:: Material to process ::
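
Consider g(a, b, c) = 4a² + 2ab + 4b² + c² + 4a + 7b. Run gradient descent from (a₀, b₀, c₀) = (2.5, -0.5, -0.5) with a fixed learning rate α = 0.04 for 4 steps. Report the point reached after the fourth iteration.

(0.3179072, -1.0161472, -0.35819648)

∇g = (8a + 2b + 4, 2a + 8b + 7, 2c)
Step 1: at (2.5, -0.5, -0.5), ∇g = (23, 8, -1) → (2.5, -0.5, -0.5) − 0.04·(23, 8, -1) = (1.58, -0.82, -0.46)
Step 2: at (1.58, -0.82, -0.46), ∇g = (15, 3.6, -0.92) → (1.58, -0.82, -0.46) − 0.04·(15, 3.6, -0.92) = (0.98, -0.964, -0.4232)
Step 3: at (0.98, -0.964, -0.4232), ∇g = (9.912, 1.248, -0.8464) → (0.98, -0.964, -0.4232) − 0.04·(9.912, 1.248, -0.8464) = (0.58352, -1.01392, -0.389344)
Step 4: at (0.58352, -1.01392, -0.389344), ∇g = (6.64032, 0.05568, -0.778688) → (0.58352, -1.01392, -0.389344) − 0.04·(6.64032, 0.05568, -0.778688) = (0.3179072, -1.0161472, -0.35819648)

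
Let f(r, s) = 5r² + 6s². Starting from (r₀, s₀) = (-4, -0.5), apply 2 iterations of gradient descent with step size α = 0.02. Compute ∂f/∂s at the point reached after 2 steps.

∇f = (10r, 12s)
(r₁, s₁) = (-4, -0.5) − 0.02·(-40, -6) = (-3.2, -0.38)
(r₂, s₂) = (-3.2, -0.38) − 0.02·(-32, -4.56) = (-2.56, -0.2888)
∂f/∂s at (-2.56, -0.2888) = -3.4656

-3.4656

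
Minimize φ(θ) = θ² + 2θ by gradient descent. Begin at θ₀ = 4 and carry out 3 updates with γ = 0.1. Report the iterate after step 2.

φ′(θ) = 2θ + 2
θ₁ = 4 − 0.1·10 = 3
θ₂ = 3 − 0.1·8 = 2.2

2.2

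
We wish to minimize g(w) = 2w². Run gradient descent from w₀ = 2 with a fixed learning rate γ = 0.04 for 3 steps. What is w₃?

g′(w) = 4w
w₁ = 2 − 0.04·8 = 1.68
w₂ = 1.68 − 0.04·6.72 = 1.4112
w₃ = 1.4112 − 0.04·5.6448 = 1.185408

1.185408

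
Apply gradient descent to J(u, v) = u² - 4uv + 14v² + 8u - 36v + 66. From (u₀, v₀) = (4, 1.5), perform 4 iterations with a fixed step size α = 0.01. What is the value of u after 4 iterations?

3.630796

∇J = (2u - 4v + 8, -4u + 28v - 36)
(u₁, v₁) = (4, 1.5) − 0.01·(10, -10) = (3.9, 1.6)
(u₂, v₂) = (3.9, 1.6) − 0.01·(9.4, -6.8) = (3.806, 1.668)
(u₃, v₃) = (3.806, 1.668) − 0.01·(8.94, -4.52) = (3.7166, 1.7132)
(u₄, v₄) = (3.7166, 1.7132) − 0.01·(8.5804, -2.8968) = (3.630796, 1.742168)
u = 3.630796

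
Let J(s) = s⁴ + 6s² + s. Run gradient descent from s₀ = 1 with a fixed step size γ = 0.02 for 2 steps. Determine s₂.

0.45860032

J′(s) = 4s³ + 12s + 1
s₁ = 1 − 0.02·17 = 0.66
s₂ = 0.66 − 0.02·10.069984 = 0.45860032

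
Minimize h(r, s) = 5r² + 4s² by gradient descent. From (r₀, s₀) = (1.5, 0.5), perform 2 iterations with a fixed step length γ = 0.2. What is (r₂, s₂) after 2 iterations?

∇h = (10r, 8s)
Step 1: at (1.5, 0.5), ∇h = (15, 4) → (1.5, 0.5) − 0.2·(15, 4) = (-1.5, -0.3)
Step 2: at (-1.5, -0.3), ∇h = (-15, -2.4) → (-1.5, -0.3) − 0.2·(-15, -2.4) = (1.5, 0.18)

(1.5, 0.18)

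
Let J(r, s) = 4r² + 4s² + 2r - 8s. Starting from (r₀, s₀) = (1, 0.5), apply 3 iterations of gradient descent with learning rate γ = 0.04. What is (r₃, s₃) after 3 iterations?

(0.14304, 0.842784)

∇J = (8r + 2, 8s - 8)
(r₁, s₁) = (1, 0.5) − 0.04·(10, -4) = (0.6, 0.66)
(r₂, s₂) = (0.6, 0.66) − 0.04·(6.8, -2.72) = (0.328, 0.7688)
(r₃, s₃) = (0.328, 0.7688) − 0.04·(4.624, -1.8496) = (0.14304, 0.842784)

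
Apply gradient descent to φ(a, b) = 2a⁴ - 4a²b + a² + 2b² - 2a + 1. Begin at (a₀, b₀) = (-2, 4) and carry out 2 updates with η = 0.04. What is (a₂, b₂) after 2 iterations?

∇φ = (8a³ - 8ab + 2a - 2, -4a² + 4b)
Step 1: at (-2, 4), ∇φ = (-6, 0) → (-2, 4) − 0.04·(-6, 0) = (-1.76, 4)
Step 2: at (-1.76, 4), ∇φ = (7.185792, 3.6096) → (-1.76, 4) − 0.04·(7.185792, 3.6096) = (-2.04743168, 3.855616)

(-2.04743168, 3.855616)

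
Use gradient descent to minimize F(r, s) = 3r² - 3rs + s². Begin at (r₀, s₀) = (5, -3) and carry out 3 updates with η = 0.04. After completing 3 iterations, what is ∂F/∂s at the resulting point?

-7.13472

∇F = (6r - 3s, -3r + 2s)
Step 1: at (5, -3), ∇F = (39, -21) → (5, -3) − 0.04·(39, -21) = (3.44, -2.16)
Step 2: at (3.44, -2.16), ∇F = (27.12, -14.64) → (3.44, -2.16) − 0.04·(27.12, -14.64) = (2.3552, -1.5744)
Step 3: at (2.3552, -1.5744), ∇F = (18.8544, -10.2144) → (2.3552, -1.5744) − 0.04·(18.8544, -10.2144) = (1.601024, -1.165824)
∂F/∂s at (1.601024, -1.165824) = -7.13472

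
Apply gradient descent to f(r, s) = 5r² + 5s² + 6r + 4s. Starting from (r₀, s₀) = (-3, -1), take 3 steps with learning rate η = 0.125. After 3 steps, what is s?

-0.390625

∇f = (10r + 6, 10s + 4)
Step 1: at (-3, -1), ∇f = (-24, -6) → (-3, -1) − 0.125·(-24, -6) = (0, -0.25)
Step 2: at (0, -0.25), ∇f = (6, 1.5) → (0, -0.25) − 0.125·(6, 1.5) = (-0.75, -0.4375)
Step 3: at (-0.75, -0.4375), ∇f = (-1.5, -0.375) → (-0.75, -0.4375) − 0.125·(-1.5, -0.375) = (-0.5625, -0.390625)
s = -0.390625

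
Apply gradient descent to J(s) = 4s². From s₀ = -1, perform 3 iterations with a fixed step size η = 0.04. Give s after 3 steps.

-0.314432

J′(s) = 8s
s₁ = -1 − 0.04·(-8) = -0.68
s₂ = -0.68 − 0.04·(-5.44) = -0.4624
s₃ = -0.4624 − 0.04·(-3.6992) = -0.314432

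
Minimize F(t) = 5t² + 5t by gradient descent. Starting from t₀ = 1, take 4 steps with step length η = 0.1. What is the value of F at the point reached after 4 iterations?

-1.25

F′(t) = 10t + 5
Step 1: F′(1) = 15; t₁ = 1 − 0.1·15 = -0.5
Step 2: F′(-0.5) = 0; t₂ = -0.5 − 0.1·0 = -0.5
Step 3: F′(-0.5) = 0; t₃ = -0.5 − 0.1·0 = -0.5
Step 4: F′(-0.5) = 0; t₄ = -0.5 − 0.1·0 = -0.5
F(-0.5) = -1.25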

:: Your assignment ::
Could you print exactly the lines from the one containing "Minimize F(t) = 5t²" through the last line of the records above?

:: Output of the task ::
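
Minimize F(t) = 5t² + 5t by gradient descent. Starting from t₀ = 1, take 4 steps with step length η = 0.1. What is the value of F at the point reached after 4 iterations?

-1.25

F′(t) = 10t + 5
Step 1: F′(1) = 15; t₁ = 1 − 0.1·15 = -0.5
Step 2: F′(-0.5) = 0; t₂ = -0.5 − 0.1·0 = -0.5
Step 3: F′(-0.5) = 0; t₃ = -0.5 − 0.1·0 = -0.5
Step 4: F′(-0.5) = 0; t₄ = -0.5 − 0.1·0 = -0.5
F(-0.5) = -1.25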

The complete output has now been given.